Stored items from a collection
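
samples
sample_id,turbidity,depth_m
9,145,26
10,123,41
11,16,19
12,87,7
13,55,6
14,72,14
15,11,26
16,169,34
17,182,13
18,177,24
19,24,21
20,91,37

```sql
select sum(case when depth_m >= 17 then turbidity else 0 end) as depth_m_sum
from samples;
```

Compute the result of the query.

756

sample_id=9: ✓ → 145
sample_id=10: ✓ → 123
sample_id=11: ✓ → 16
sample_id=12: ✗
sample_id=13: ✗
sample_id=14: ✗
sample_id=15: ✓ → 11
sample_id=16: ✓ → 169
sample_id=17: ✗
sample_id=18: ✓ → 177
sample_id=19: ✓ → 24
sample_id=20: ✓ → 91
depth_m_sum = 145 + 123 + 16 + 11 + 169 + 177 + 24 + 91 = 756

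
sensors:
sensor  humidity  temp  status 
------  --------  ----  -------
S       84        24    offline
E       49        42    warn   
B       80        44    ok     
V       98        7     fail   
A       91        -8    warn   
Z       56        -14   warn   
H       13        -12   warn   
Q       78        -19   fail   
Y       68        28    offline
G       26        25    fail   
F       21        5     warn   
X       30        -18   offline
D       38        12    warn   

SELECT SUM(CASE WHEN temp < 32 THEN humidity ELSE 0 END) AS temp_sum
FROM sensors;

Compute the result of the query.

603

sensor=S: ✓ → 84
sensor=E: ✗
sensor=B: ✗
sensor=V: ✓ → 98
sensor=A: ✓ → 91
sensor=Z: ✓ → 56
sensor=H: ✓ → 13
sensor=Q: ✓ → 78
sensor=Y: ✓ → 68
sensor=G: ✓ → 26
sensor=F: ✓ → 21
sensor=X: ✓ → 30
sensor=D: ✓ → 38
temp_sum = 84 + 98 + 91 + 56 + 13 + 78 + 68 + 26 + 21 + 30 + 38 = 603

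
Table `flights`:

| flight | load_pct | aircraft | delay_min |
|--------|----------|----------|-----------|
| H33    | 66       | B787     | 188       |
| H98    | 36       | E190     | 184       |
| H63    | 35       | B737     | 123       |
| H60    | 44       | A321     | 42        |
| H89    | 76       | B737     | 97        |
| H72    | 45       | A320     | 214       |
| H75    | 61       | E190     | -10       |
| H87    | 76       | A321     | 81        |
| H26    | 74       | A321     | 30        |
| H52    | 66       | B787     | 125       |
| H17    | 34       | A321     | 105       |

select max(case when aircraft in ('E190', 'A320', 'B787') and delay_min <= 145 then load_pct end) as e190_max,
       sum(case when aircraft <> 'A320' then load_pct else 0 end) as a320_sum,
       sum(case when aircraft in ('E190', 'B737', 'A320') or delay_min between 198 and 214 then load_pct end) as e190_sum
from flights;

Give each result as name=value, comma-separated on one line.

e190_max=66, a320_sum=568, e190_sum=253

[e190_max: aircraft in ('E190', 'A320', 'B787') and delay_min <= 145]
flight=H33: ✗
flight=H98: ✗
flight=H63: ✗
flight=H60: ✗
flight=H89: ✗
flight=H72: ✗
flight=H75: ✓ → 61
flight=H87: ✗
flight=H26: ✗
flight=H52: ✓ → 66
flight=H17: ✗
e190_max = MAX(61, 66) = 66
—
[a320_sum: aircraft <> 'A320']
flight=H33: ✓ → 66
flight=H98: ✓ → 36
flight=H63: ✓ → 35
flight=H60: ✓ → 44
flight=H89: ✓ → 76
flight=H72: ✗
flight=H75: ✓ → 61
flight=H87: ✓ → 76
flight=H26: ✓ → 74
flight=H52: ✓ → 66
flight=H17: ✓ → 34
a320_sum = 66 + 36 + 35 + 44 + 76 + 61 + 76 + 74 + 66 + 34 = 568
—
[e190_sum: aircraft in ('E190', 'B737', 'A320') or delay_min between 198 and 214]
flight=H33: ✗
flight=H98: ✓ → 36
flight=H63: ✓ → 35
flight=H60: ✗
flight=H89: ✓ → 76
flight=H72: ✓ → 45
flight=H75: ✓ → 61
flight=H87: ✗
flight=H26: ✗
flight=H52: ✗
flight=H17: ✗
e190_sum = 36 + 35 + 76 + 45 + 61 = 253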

TASK TO CARRY OUT
Transcribe, word for word, the data above from its first line through the line with "aircraft | delay_min |", and include nothing else.

ANSWER AREA
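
samples
sample_id,turbidity,depth_m
9,145,26
10,123,41
11,16,19
12,87,7
13,55,6
14,72,14
15,11,26
16,169,34
17,182,13
18,177,24
19,24,21
20,91,37

```sql
select sum(case when depth_m >= 17 then turbidity else 0 end) as depth_m_sum
from samples;
```

Compute the result of the query.

756

sample_id=9: ✓ → 145
sample_id=10: ✓ → 123
sample_id=11: ✓ → 16
sample_id=12: ✗
sample_id=13: ✗
sample_id=14: ✗
sample_id=15: ✓ → 11
sample_id=16: ✓ → 169
sample_id=17: ✗
sample_id=18: ✓ → 177
sample_id=19: ✓ → 24
sample_id=20: ✓ → 91
depth_m_sum = 145 + 123 + 16 + 11 + 169 + 177 + 24 + 91 = 756

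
sensors:
sensor  humidity  temp  status 
------  --------  ----  -------
S       84        24    offline
E       49        42    warn   
B       80        44    ok     
V       98        7     fail   
A       91        -8    warn   
Z       56        -14   warn   
H       13        -12   warn   
Q       78        -19   fail   
Y       68        28    offline
G       26        25    fail   
F       21        5     warn   
X       30        -18   offline
D       38        12    warn   

SELECT SUM(CASE WHEN temp < 32 THEN humidity ELSE 0 END) AS temp_sum
FROM sensors;

Compute the result of the query.

603

sensor=S: ✓ → 84
sensor=E: ✗
sensor=B: ✗
sensor=V: ✓ → 98
sensor=A: ✓ → 91
sensor=Z: ✓ → 56
sensor=H: ✓ → 13
sensor=Q: ✓ → 78
sensor=Y: ✓ → 68
sensor=G: ✓ → 26
sensor=F: ✓ → 21
sensor=X: ✓ → 30
sensor=D: ✓ → 38
temp_sum = 84 + 98 + 91 + 56 + 13 + 78 + 68 + 26 + 21 + 30 + 38 = 603

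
Table `flights`:

| flight | load_pct | aircraft | delay_min |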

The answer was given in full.